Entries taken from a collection
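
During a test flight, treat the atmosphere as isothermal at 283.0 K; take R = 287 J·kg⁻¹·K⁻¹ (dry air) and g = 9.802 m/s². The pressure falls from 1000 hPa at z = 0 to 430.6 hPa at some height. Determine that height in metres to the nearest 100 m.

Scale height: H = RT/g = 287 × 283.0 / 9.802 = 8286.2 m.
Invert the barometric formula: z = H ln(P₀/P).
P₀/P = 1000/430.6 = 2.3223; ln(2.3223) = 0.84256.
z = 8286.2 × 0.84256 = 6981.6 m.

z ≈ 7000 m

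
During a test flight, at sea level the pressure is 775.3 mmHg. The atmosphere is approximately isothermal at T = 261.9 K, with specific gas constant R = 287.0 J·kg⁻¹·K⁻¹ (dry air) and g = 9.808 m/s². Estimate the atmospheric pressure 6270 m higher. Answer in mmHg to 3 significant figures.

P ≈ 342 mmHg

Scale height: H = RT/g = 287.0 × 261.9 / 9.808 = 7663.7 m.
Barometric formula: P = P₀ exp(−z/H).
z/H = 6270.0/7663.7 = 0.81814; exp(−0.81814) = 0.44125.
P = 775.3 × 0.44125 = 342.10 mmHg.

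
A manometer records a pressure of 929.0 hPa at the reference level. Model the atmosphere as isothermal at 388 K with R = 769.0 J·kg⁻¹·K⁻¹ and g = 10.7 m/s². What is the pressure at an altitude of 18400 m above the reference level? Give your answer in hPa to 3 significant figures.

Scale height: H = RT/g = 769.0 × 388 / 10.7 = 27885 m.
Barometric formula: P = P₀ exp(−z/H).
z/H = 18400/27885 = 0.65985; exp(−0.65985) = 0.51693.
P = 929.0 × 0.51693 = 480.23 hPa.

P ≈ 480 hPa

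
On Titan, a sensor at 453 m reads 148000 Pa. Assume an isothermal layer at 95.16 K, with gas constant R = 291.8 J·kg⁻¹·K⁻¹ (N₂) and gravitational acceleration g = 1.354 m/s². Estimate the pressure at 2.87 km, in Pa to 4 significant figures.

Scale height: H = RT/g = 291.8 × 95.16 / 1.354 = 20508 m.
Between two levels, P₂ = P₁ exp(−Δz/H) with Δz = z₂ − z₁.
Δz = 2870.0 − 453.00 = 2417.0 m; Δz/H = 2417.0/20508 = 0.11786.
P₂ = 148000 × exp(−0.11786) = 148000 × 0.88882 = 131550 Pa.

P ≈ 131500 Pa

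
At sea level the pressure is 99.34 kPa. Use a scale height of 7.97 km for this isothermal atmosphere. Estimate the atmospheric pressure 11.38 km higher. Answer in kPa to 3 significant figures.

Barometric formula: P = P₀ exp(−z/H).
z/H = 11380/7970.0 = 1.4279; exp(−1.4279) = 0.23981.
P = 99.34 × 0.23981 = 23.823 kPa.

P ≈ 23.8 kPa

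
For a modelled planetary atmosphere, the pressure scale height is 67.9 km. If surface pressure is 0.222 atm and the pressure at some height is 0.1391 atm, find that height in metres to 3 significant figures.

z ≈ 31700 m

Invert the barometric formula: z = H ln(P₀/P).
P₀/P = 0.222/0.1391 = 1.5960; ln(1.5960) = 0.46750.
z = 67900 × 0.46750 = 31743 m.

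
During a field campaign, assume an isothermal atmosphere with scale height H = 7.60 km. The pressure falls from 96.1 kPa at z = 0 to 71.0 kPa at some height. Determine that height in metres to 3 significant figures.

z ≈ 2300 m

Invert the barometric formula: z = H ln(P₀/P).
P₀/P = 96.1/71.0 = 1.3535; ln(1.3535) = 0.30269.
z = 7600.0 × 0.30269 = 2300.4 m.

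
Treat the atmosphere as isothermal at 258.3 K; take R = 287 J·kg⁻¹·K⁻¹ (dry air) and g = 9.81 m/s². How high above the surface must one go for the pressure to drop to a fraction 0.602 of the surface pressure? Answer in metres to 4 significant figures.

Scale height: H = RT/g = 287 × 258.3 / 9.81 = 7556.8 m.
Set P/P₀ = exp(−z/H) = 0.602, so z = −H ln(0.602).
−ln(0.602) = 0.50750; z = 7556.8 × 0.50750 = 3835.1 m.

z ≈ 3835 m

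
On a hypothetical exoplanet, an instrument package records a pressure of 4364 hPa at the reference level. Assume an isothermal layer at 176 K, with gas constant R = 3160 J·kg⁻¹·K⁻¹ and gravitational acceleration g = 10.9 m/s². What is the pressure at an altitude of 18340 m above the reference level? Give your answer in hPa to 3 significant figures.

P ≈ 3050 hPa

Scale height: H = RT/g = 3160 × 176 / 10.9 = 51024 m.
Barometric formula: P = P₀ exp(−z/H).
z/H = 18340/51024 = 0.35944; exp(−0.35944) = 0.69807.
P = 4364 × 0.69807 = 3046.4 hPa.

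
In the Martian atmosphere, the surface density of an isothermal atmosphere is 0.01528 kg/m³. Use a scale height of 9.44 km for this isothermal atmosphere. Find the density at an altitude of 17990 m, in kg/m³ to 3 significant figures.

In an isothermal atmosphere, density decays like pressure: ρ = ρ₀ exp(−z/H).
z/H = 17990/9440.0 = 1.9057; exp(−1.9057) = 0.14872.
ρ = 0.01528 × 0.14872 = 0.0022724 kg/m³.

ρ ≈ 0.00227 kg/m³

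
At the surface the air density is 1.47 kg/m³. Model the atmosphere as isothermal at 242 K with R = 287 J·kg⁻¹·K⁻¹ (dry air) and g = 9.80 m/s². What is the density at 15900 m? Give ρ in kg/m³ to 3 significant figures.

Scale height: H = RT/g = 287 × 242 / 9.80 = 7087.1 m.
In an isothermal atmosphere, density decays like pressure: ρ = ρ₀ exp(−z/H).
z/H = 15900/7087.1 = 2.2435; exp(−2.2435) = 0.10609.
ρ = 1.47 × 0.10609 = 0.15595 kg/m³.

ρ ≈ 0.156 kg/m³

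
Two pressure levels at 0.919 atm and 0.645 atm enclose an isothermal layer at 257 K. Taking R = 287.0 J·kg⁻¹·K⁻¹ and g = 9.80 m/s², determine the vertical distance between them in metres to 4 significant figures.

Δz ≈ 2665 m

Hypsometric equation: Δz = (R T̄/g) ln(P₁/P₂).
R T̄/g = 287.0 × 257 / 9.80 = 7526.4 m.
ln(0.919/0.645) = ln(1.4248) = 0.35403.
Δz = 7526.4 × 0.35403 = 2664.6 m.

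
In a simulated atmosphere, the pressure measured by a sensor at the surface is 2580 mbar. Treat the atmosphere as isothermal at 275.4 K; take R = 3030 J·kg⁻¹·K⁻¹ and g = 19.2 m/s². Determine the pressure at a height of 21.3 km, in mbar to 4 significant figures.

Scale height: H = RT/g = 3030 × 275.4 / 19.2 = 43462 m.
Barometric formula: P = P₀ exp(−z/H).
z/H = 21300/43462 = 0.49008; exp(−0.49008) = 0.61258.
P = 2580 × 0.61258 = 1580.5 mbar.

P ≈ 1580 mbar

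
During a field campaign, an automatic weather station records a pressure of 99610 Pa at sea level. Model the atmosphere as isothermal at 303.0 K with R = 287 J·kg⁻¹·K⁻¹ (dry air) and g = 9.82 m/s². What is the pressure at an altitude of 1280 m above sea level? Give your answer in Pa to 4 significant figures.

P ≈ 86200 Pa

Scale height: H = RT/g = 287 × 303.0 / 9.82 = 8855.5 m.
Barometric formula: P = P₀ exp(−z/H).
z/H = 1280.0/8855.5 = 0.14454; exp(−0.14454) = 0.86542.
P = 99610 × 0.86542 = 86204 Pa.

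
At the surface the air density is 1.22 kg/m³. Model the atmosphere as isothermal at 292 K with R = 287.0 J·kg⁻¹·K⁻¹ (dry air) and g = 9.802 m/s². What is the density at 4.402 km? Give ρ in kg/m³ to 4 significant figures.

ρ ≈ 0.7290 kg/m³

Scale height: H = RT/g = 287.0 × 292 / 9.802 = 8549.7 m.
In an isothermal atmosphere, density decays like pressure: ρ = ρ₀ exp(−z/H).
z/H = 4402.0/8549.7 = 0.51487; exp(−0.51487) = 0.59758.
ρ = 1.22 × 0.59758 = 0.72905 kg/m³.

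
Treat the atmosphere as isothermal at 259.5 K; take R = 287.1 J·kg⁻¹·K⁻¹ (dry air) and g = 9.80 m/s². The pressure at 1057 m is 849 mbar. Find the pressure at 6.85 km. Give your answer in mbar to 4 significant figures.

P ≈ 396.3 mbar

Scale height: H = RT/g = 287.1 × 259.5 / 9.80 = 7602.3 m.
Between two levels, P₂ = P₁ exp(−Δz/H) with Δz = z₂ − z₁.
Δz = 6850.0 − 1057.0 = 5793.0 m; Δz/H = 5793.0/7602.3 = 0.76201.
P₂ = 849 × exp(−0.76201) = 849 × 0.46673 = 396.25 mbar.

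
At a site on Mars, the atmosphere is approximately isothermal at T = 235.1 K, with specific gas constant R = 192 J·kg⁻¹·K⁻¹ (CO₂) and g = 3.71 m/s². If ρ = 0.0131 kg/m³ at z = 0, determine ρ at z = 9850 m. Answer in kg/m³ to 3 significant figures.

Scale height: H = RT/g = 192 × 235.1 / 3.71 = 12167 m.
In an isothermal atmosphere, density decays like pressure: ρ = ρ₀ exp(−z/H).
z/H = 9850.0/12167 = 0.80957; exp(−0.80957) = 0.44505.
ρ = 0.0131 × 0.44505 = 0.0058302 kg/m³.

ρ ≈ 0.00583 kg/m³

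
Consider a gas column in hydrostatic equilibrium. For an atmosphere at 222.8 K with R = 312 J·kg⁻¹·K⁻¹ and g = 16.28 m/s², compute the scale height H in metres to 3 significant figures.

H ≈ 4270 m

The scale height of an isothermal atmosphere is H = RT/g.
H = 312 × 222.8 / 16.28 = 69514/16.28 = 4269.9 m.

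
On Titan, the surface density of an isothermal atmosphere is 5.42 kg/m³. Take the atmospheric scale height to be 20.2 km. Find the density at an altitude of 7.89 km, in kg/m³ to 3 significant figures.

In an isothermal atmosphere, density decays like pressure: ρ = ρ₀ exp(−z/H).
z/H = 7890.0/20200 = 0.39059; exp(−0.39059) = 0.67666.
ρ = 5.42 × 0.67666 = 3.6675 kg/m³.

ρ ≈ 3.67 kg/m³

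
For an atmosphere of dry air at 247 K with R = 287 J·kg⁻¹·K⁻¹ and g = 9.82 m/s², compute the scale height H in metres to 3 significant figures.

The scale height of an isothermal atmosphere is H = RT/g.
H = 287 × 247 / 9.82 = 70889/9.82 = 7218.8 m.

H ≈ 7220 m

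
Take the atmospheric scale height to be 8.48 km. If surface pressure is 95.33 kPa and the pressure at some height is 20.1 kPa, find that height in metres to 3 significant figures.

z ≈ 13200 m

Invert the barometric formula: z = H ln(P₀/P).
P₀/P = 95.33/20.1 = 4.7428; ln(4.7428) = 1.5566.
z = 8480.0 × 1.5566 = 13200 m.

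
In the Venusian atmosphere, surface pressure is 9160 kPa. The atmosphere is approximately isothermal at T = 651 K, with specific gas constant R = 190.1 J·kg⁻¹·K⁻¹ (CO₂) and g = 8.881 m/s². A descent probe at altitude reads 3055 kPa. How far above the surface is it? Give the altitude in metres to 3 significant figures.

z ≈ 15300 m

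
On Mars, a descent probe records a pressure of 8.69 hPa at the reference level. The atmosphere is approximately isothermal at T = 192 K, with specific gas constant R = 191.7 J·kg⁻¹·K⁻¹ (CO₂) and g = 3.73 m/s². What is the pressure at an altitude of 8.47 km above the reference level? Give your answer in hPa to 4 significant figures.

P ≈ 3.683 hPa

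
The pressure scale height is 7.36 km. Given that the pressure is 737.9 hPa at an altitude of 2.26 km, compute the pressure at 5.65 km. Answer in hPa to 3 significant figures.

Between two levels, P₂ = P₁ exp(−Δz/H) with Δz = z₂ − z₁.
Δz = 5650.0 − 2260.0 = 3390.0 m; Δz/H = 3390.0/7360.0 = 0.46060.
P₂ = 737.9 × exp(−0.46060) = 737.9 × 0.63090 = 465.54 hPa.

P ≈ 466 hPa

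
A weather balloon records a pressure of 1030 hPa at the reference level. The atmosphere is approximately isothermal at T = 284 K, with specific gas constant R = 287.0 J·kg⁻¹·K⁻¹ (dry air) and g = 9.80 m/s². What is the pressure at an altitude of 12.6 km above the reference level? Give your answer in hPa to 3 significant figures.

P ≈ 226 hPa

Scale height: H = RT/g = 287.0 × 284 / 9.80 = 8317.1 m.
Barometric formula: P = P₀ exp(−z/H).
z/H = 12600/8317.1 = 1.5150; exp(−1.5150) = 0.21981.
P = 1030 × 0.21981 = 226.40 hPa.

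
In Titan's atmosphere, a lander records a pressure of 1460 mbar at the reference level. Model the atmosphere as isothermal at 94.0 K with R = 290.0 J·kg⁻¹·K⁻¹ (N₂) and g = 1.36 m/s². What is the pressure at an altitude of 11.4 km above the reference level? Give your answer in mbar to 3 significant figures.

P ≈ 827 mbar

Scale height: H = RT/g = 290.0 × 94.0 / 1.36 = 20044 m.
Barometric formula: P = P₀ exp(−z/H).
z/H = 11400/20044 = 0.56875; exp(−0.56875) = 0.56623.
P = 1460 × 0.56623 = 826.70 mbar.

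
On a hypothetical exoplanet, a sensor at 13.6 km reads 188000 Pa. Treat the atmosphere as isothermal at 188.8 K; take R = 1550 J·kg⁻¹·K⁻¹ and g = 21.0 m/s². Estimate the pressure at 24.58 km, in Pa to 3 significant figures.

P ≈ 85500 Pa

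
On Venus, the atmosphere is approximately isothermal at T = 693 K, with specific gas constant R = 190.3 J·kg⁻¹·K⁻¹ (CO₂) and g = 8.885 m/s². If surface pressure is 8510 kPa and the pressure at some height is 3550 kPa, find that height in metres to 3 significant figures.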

> **Exercise directions**: All that is wanted is the line with "On a hypothetical exoplanet, a sensor" and every later line in the entries, reproduced exactly.

> **Response box**:
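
On a hypothetical exoplanet, a sensor at 13.6 km reads 188000 Pa. Treat the atmosphere as isothermal at 188.8 K; take R = 1550 J·kg⁻¹·K⁻¹ and g = 21.0 m/s². Estimate the pressure at 24.58 km, in Pa to 3 significant figures.

P ≈ 85500 Pa

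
On Venus, the atmosphere is approximately isothermal at T = 693 K, with specific gas constant R = 190.3 J·kg⁻¹·K⁻¹ (CO₂) and g = 8.885 m/s². If surface pressure is 8510 kPa and the pressure at some height is 3550 kPa, find that height in metres to 3 significant figures.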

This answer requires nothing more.